- _Provided data_
--- START ---

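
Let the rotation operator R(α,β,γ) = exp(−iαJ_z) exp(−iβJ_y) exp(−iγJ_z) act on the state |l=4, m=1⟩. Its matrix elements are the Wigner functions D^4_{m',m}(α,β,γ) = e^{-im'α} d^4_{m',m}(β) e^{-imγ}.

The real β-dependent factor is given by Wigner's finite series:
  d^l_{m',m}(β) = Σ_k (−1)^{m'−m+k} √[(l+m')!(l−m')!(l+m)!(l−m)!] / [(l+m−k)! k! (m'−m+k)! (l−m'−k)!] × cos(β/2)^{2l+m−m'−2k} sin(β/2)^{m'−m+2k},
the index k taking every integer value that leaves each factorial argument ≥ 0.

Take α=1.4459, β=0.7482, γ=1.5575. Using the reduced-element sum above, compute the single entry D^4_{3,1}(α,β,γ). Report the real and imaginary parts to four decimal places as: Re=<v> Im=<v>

First d^4_{3,1}(β=0.7482), then the phase factors e^{-i(3)α} and e^{-i(1)γ}:
With c≡cos(β/2)=0.930837 and s≡sin(β/2)=0.365435, N=[5040·1·120·6]^{1/2}=1904.940944
k∈{0,1} keeps every argument non-negative
  k=0: (−1)^2·1904.9409/(240)·0.9308^6·0.3654^2 = +0.689496
  k=1: (−1)^3·1904.9409/(144)·0.9308^4·0.3654^4 = -0.177114
d^4_{3,1}(0.7482) = +0.689496 -0.177114 = +0.512382
Phases: e^{-i·(3)·1.4459}=-0.365983+0.930621i, e^{-i·(1)·1.5575}=+0.013296-0.999912i ⇒ D=+0.474298+0.193847i

Re=0.4743 Im=0.1938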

--- END ---

Scan the material above for the string "Wigner". Return each line where it occurs.

- _Task result_
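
Let the rotation operator R(α,β,γ) = exp(−iαJ_z) exp(−iβJ_y) exp(−iγJ_z) act on the state |l=4, m=1⟩. Its matrix elements are the Wigner functions D^4_{m',m}(α,β,γ) = e^{-im'α} d^4_{m',m}(β) e^{-imγ}.
The real β-dependent factor is given by Wigner's finite series: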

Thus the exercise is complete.